■ **Task objective**
Would you retype every line below without changing anything?

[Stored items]
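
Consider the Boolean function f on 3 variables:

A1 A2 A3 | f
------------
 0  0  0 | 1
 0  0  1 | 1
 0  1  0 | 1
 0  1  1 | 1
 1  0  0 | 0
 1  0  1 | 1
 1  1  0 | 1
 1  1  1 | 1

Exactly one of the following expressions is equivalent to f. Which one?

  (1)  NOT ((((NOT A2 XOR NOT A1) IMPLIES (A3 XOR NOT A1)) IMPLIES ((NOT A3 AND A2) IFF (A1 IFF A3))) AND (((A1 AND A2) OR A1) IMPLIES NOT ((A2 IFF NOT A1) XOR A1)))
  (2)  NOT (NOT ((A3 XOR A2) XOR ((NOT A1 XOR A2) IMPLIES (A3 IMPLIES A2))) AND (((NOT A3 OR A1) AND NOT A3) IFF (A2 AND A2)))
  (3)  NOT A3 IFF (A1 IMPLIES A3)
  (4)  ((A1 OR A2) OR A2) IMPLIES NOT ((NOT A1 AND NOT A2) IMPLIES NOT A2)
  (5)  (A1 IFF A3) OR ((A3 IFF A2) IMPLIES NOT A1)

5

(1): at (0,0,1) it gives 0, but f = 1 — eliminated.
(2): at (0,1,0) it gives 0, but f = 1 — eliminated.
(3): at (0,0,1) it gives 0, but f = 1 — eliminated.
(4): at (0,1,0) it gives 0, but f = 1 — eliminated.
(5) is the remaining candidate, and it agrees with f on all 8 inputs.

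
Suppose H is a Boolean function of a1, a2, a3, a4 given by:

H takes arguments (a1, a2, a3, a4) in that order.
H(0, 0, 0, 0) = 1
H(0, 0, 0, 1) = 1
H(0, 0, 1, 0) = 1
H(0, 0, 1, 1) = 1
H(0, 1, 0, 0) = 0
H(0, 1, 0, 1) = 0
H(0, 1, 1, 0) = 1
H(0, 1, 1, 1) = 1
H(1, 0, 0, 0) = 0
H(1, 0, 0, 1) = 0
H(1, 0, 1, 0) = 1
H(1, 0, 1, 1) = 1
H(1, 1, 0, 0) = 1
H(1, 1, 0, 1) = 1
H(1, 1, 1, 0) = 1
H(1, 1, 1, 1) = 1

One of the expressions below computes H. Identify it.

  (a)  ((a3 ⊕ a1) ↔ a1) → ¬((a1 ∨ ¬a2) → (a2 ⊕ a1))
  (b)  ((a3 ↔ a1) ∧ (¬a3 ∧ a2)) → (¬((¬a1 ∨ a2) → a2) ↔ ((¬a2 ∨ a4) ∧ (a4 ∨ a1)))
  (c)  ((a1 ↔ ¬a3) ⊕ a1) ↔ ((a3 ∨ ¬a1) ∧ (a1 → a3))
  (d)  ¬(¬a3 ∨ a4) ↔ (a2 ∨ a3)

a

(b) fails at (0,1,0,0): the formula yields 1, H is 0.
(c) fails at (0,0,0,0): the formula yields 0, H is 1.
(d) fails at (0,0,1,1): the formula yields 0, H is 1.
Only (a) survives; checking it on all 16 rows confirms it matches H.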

■ **Result of this exercise**
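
Consider the Boolean function f on 3 variables:

A1 A2 A3 | f
------------
 0  0  0 | 1
 0  0  1 | 1
 0  1  0 | 1
 0  1  1 | 1
 1  0  0 | 0
 1  0  1 | 1
 1  1  0 | 1
 1  1  1 | 1

Exactly one of the following expressions is equivalent to f. Which one?

  (1)  NOT ((((NOT A2 XOR NOT A1) IMPLIES (A3 XOR NOT A1)) IMPLIES ((NOT A3 AND A2) IFF (A1 IFF A3))) AND (((A1 AND A2) OR A1) IMPLIES NOT ((A2 IFF NOT A1) XOR A1)))
  (2)  NOT (NOT ((A3 XOR A2) XOR ((NOT A1 XOR A2) IMPLIES (A3 IMPLIES A2))) AND (((NOT A3 OR A1) AND NOT A3) IFF (A2 AND A2)))
  (3)  NOT A3 IFF (A1 IMPLIES A3)
  (4)  ((A1 OR A2) OR A2) IMPLIES NOT ((NOT A1 AND NOT A2) IMPLIES NOT A2)
  (5)  (A1 IFF A3) OR ((A3 IFF A2) IMPLIES NOT A1)

5

(1): at (0,0,1) it gives 0, but f = 1 — eliminated.
(2): at (0,1,0) it gives 0, but f = 1 — eliminated.
(3): at (0,0,1) it gives 0, but f = 1 — eliminated.
(4): at (0,1,0) it gives 0, but f = 1 — eliminated.
(5) is the remaining candidate, and it agrees with f on all 8 inputs.

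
Suppose H is a Boolean function of a1, a2, a3, a4 given by:

H takes arguments (a1, a2, a3, a4) in that order.
H(0, 0, 0, 0) = 1
H(0, 0, 0, 1) = 1
H(0, 0, 1, 0) = 1
H(0, 0, 1, 1) = 1
H(0, 1, 0, 0) = 0
H(0, 1, 0, 1) = 0
H(0, 1, 1, 0) = 1
H(0, 1, 1, 1) = 1
H(1, 0, 0, 0) = 0
H(1, 0, 0, 1) = 0
H(1, 0, 1, 0) = 1
H(1, 0, 1, 1) = 1
H(1, 1, 0, 0) = 1
H(1, 1, 0, 1) = 1
H(1, 1, 1, 0) = 1
H(1, 1, 1, 1) = 1

One of the expressions below computes H. Identify it.

  (a)  ((a3 ⊕ a1) ↔ a1) → ¬((a1 ∨ ¬a2) → (a2 ⊕ a1))
  (b)  ((a3 ↔ a1) ∧ (¬a3 ∧ a2)) → (¬((¬a1 ∨ a2) → a2) ↔ ((¬a2 ∨ a4) ∧ (a4 ∨ a1)))
  (c)  ((a1 ↔ ¬a3) ⊕ a1) ↔ ((a3 ∨ ¬a1) ∧ (a1 → a3))
  (d)  ¬(¬a3 ∨ a4) ↔ (a2 ∨ a3)

a

(b) fails at (0,1,0,0): the formula yields 1, H is 0.
(c) fails at (0,0,0,0): the formula yields 0, H is 1.
(d) fails at (0,0,1,1): the formula yields 0, H is 1.
Only (a) survives; checking it on all 16 rows confirms it matches H.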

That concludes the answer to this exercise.